Start of Working data

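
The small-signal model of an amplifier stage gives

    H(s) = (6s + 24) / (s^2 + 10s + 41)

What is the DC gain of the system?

H(0) = 24/41 ≈ 0.5854

Set s = 0: H(0) = (24) / (41) = 24/41.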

End of Working data

**How to complete this task**
Each record above should be restated word for word.

**Exercise solution**
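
The small-signal model of an amplifier stage gives

    H(s) = (6s + 24) / (s^2 + 10s + 41)

What is the DC gain of the system?

H(0) = 24/41 ≈ 0.5854

Set s = 0: H(0) = (24) / (41) = 24/41.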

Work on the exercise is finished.